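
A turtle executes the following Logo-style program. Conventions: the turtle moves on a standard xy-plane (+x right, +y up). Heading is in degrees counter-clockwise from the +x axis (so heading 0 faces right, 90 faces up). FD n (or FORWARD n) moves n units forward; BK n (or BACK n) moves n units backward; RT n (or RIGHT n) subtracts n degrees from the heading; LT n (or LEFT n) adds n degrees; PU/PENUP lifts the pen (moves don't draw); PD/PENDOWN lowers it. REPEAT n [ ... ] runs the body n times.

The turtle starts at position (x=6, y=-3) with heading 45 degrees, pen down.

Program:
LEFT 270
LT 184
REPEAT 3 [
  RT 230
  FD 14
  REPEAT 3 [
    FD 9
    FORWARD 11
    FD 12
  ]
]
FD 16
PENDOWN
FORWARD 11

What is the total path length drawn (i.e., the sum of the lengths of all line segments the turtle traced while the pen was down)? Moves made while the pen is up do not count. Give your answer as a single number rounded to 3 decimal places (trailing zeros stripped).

Executing turtle program step by step:
Start: pos=(6,-3), heading=45, pen down
LT 270: heading 45 -> 315
LT 184: heading 315 -> 139
REPEAT 3 [
  -- iteration 1/3 --
  RT 230: heading 139 -> 269
  FD 14: (6,-3) -> (5.756,-16.998) [heading=269, draw]
  REPEAT 3 [
    -- iteration 1/3 --
    FD 9: (5.756,-16.998) -> (5.599,-25.996) [heading=269, draw]
    FD 11: (5.599,-25.996) -> (5.407,-36.995) [heading=269, draw]
    FD 12: (5.407,-36.995) -> (5.197,-48.993) [heading=269, draw]
    -- iteration 2/3 --
    FD 9: (5.197,-48.993) -> (5.04,-57.992) [heading=269, draw]
    FD 11: (5.04,-57.992) -> (4.848,-68.99) [heading=269, draw]
    FD 12: (4.848,-68.99) -> (4.639,-80.988) [heading=269, draw]
    -- iteration 3/3 --
    FD 9: (4.639,-80.988) -> (4.482,-89.987) [heading=269, draw]
    FD 11: (4.482,-89.987) -> (4.29,-100.985) [heading=269, draw]
    FD 12: (4.29,-100.985) -> (4.08,-112.983) [heading=269, draw]
  ]
  -- iteration 2/3 --
  RT 230: heading 269 -> 39
  FD 14: (4.08,-112.983) -> (14.96,-104.173) [heading=39, draw]
  REPEAT 3 [
    -- iteration 1/3 --
    FD 9: (14.96,-104.173) -> (21.955,-98.509) [heading=39, draw]
    FD 11: (21.955,-98.509) -> (30.503,-91.586) [heading=39, draw]
    FD 12: (30.503,-91.586) -> (39.829,-84.035) [heading=39, draw]
    -- iteration 2/3 --
    FD 9: (39.829,-84.035) -> (46.823,-78.371) [heading=39, draw]
    FD 11: (46.823,-78.371) -> (55.372,-71.448) [heading=39, draw]
    FD 12: (55.372,-71.448) -> (64.698,-63.896) [heading=39, draw]
    -- iteration 3/3 --
    FD 9: (64.698,-63.896) -> (71.692,-58.232) [heading=39, draw]
    FD 11: (71.692,-58.232) -> (80.241,-51.31) [heading=39, draw]
    FD 12: (80.241,-51.31) -> (89.566,-43.758) [heading=39, draw]
  ]
  -- iteration 3/3 --
  RT 230: heading 39 -> 169
  FD 14: (89.566,-43.758) -> (75.824,-41.087) [heading=169, draw]
  REPEAT 3 [
    -- iteration 1/3 --
    FD 9: (75.824,-41.087) -> (66.989,-39.369) [heading=169, draw]
    FD 11: (66.989,-39.369) -> (56.191,-37.27) [heading=169, draw]
    FD 12: (56.191,-37.27) -> (44.411,-34.981) [heading=169, draw]
    -- iteration 2/3 --
    FD 9: (44.411,-34.981) -> (35.577,-33.264) [heading=169, draw]
    FD 11: (35.577,-33.264) -> (24.779,-31.165) [heading=169, draw]
    FD 12: (24.779,-31.165) -> (12.999,-28.875) [heading=169, draw]
    -- iteration 3/3 --
    FD 9: (12.999,-28.875) -> (4.165,-27.158) [heading=169, draw]
    FD 11: (4.165,-27.158) -> (-6.633,-25.059) [heading=169, draw]
    FD 12: (-6.633,-25.059) -> (-18.413,-22.769) [heading=169, draw]
  ]
]
FD 16: (-18.413,-22.769) -> (-34.119,-19.716) [heading=169, draw]
PD: pen down
FD 11: (-34.119,-19.716) -> (-44.917,-17.617) [heading=169, draw]
Final: pos=(-44.917,-17.617), heading=169, 32 segment(s) drawn

Segment lengths:
  seg 1: (6,-3) -> (5.756,-16.998), length = 14
  seg 2: (5.756,-16.998) -> (5.599,-25.996), length = 9
  seg 3: (5.599,-25.996) -> (5.407,-36.995), length = 11
  seg 4: (5.407,-36.995) -> (5.197,-48.993), length = 12
  seg 5: (5.197,-48.993) -> (5.04,-57.992), length = 9
  seg 6: (5.04,-57.992) -> (4.848,-68.99), length = 11
  seg 7: (4.848,-68.99) -> (4.639,-80.988), length = 12
  seg 8: (4.639,-80.988) -> (4.482,-89.987), length = 9
  seg 9: (4.482,-89.987) -> (4.29,-100.985), length = 11
  seg 10: (4.29,-100.985) -> (4.08,-112.983), length = 12
  seg 11: (4.08,-112.983) -> (14.96,-104.173), length = 14
  seg 12: (14.96,-104.173) -> (21.955,-98.509), length = 9
  seg 13: (21.955,-98.509) -> (30.503,-91.586), length = 11
  seg 14: (30.503,-91.586) -> (39.829,-84.035), length = 12
  seg 15: (39.829,-84.035) -> (46.823,-78.371), length = 9
  seg 16: (46.823,-78.371) -> (55.372,-71.448), length = 11
  seg 17: (55.372,-71.448) -> (64.698,-63.896), length = 12
  seg 18: (64.698,-63.896) -> (71.692,-58.232), length = 9
  seg 19: (71.692,-58.232) -> (80.241,-51.31), length = 11
  seg 20: (80.241,-51.31) -> (89.566,-43.758), length = 12
  seg 21: (89.566,-43.758) -> (75.824,-41.087), length = 14
  seg 22: (75.824,-41.087) -> (66.989,-39.369), length = 9
  seg 23: (66.989,-39.369) -> (56.191,-37.27), length = 11
  seg 24: (56.191,-37.27) -> (44.411,-34.981), length = 12
  seg 25: (44.411,-34.981) -> (35.577,-33.264), length = 9
  seg 26: (35.577,-33.264) -> (24.779,-31.165), length = 11
  seg 27: (24.779,-31.165) -> (12.999,-28.875), length = 12
  seg 28: (12.999,-28.875) -> (4.165,-27.158), length = 9
  seg 29: (4.165,-27.158) -> (-6.633,-25.059), length = 11
  seg 30: (-6.633,-25.059) -> (-18.413,-22.769), length = 12
  seg 31: (-18.413,-22.769) -> (-34.119,-19.716), length = 16
  seg 32: (-34.119,-19.716) -> (-44.917,-17.617), length = 11
Total = 357

Answer: 357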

WHAT YOU NEED TO DO: Please restate the material above exactly, line by line.

RESPONSE BELOW:
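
A turtle executes the following Logo-style program. Conventions: the turtle moves on a standard xy-plane (+x right, +y up). Heading is in degrees counter-clockwise from the +x axis (so heading 0 faces right, 90 faces up). FD n (or FORWARD n) moves n units forward; BK n (or BACK n) moves n units backward; RT n (or RIGHT n) subtracts n degrees from the heading; LT n (or LEFT n) adds n degrees; PU/PENUP lifts the pen (moves don't draw); PD/PENDOWN lowers it. REPEAT n [ ... ] runs the body n times.

The turtle starts at position (x=6, y=-3) with heading 45 degrees, pen down.

Program:
LEFT 270
LT 184
REPEAT 3 [
  RT 230
  FD 14
  REPEAT 3 [
    FD 9
    FORWARD 11
    FD 12
  ]
]
FD 16
PENDOWN
FORWARD 11

What is the total path length drawn (i.e., the sum of the lengths of all line segments the turtle traced while the pen was down)? Moves made while the pen is up do not count. Give your answer as a single number rounded to 3 decimal places (trailing zeros stripped).

Executing turtle program step by step:
Start: pos=(6,-3), heading=45, pen down
LT 270: heading 45 -> 315
LT 184: heading 315 -> 139
REPEAT 3 [
  -- iteration 1/3 --
  RT 230: heading 139 -> 269
  FD 14: (6,-3) -> (5.756,-16.998) [heading=269, draw]
  REPEAT 3 [
    -- iteration 1/3 --
    FD 9: (5.756,-16.998) -> (5.599,-25.996) [heading=269, draw]
    FD 11: (5.599,-25.996) -> (5.407,-36.995) [heading=269, draw]
    FD 12: (5.407,-36.995) -> (5.197,-48.993) [heading=269, draw]
    -- iteration 2/3 --
    FD 9: (5.197,-48.993) -> (5.04,-57.992) [heading=269, draw]
    FD 11: (5.04,-57.992) -> (4.848,-68.99) [heading=269, draw]
    FD 12: (4.848,-68.99) -> (4.639,-80.988) [heading=269, draw]
    -- iteration 3/3 --
    FD 9: (4.639,-80.988) -> (4.482,-89.987) [heading=269, draw]
    FD 11: (4.482,-89.987) -> (4.29,-100.985) [heading=269, draw]
    FD 12: (4.29,-100.985) -> (4.08,-112.983) [heading=269, draw]
  ]
  -- iteration 2/3 --
  RT 230: heading 269 -> 39
  FD 14: (4.08,-112.983) -> (14.96,-104.173) [heading=39, draw]
  REPEAT 3 [
    -- iteration 1/3 --
    FD 9: (14.96,-104.173) -> (21.955,-98.509) [heading=39, draw]
    FD 11: (21.955,-98.509) -> (30.503,-91.586) [heading=39, draw]
    FD 12: (30.503,-91.586) -> (39.829,-84.035) [heading=39, draw]
    -- iteration 2/3 --
    FD 9: (39.829,-84.035) -> (46.823,-78.371) [heading=39, draw]
    FD 11: (46.823,-78.371) -> (55.372,-71.448) [heading=39, draw]
    FD 12: (55.372,-71.448) -> (64.698,-63.896) [heading=39, draw]
    -- iteration 3/3 --
    FD 9: (64.698,-63.896) -> (71.692,-58.232) [heading=39, draw]
    FD 11: (71.692,-58.232) -> (80.241,-51.31) [heading=39, draw]
    FD 12: (80.241,-51.31) -> (89.566,-43.758) [heading=39, draw]
  ]
  -- iteration 3/3 --
  RT 230: heading 39 -> 169
  FD 14: (89.566,-43.758) -> (75.824,-41.087) [heading=169, draw]
  REPEAT 3 [
    -- iteration 1/3 --
    FD 9: (75.824,-41.087) -> (66.989,-39.369) [heading=169, draw]
    FD 11: (66.989,-39.369) -> (56.191,-37.27) [heading=169, draw]
    FD 12: (56.191,-37.27) -> (44.411,-34.981) [heading=169, draw]
    -- iteration 2/3 --
    FD 9: (44.411,-34.981) -> (35.577,-33.264) [heading=169, draw]
    FD 11: (35.577,-33.264) -> (24.779,-31.165) [heading=169, draw]
    FD 12: (24.779,-31.165) -> (12.999,-28.875) [heading=169, draw]
    -- iteration 3/3 --
    FD 9: (12.999,-28.875) -> (4.165,-27.158) [heading=169, draw]
    FD 11: (4.165,-27.158) -> (-6.633,-25.059) [heading=169, draw]
    FD 12: (-6.633,-25.059) -> (-18.413,-22.769) [heading=169, draw]
  ]
]
FD 16: (-18.413,-22.769) -> (-34.119,-19.716) [heading=169, draw]
PD: pen down
FD 11: (-34.119,-19.716) -> (-44.917,-17.617) [heading=169, draw]
Final: pos=(-44.917,-17.617), heading=169, 32 segment(s) drawn

Segment lengths:
  seg 1: (6,-3) -> (5.756,-16.998), length = 14
  seg 2: (5.756,-16.998) -> (5.599,-25.996), length = 9
  seg 3: (5.599,-25.996) -> (5.407,-36.995), length = 11
  seg 4: (5.407,-36.995) -> (5.197,-48.993), length = 12
  seg 5: (5.197,-48.993) -> (5.04,-57.992), length = 9
  seg 6: (5.04,-57.992) -> (4.848,-68.99), length = 11
  seg 7: (4.848,-68.99) -> (4.639,-80.988), length = 12
  seg 8: (4.639,-80.988) -> (4.482,-89.987), length = 9
  seg 9: (4.482,-89.987) -> (4.29,-100.985), length = 11
  seg 10: (4.29,-100.985) -> (4.08,-112.983), length = 12
  seg 11: (4.08,-112.983) -> (14.96,-104.173), length = 14
  seg 12: (14.96,-104.173) -> (21.955,-98.509), length = 9
  seg 13: (21.955,-98.509) -> (30.503,-91.586), length = 11
  seg 14: (30.503,-91.586) -> (39.829,-84.035), length = 12
  seg 15: (39.829,-84.035) -> (46.823,-78.371), length = 9
  seg 16: (46.823,-78.371) -> (55.372,-71.448), length = 11
  seg 17: (55.372,-71.448) -> (64.698,-63.896), length = 12
  seg 18: (64.698,-63.896) -> (71.692,-58.232), length = 9
  seg 19: (71.692,-58.232) -> (80.241,-51.31), length = 11
  seg 20: (80.241,-51.31) -> (89.566,-43.758), length = 12
  seg 21: (89.566,-43.758) -> (75.824,-41.087), length = 14
  seg 22: (75.824,-41.087) -> (66.989,-39.369), length = 9
  seg 23: (66.989,-39.369) -> (56.191,-37.27), length = 11
  seg 24: (56.191,-37.27) -> (44.411,-34.981), length = 12
  seg 25: (44.411,-34.981) -> (35.577,-33.264), length = 9
  seg 26: (35.577,-33.264) -> (24.779,-31.165), length = 11
  seg 27: (24.779,-31.165) -> (12.999,-28.875), length = 12
  seg 28: (12.999,-28.875) -> (4.165,-27.158), length = 9
  seg 29: (4.165,-27.158) -> (-6.633,-25.059), length = 11
  seg 30: (-6.633,-25.059) -> (-18.413,-22.769), length = 12
  seg 31: (-18.413,-22.769) -> (-34.119,-19.716), length = 16
  seg 32: (-34.119,-19.716) -> (-44.917,-17.617), length = 11
Total = 357

Answer: 357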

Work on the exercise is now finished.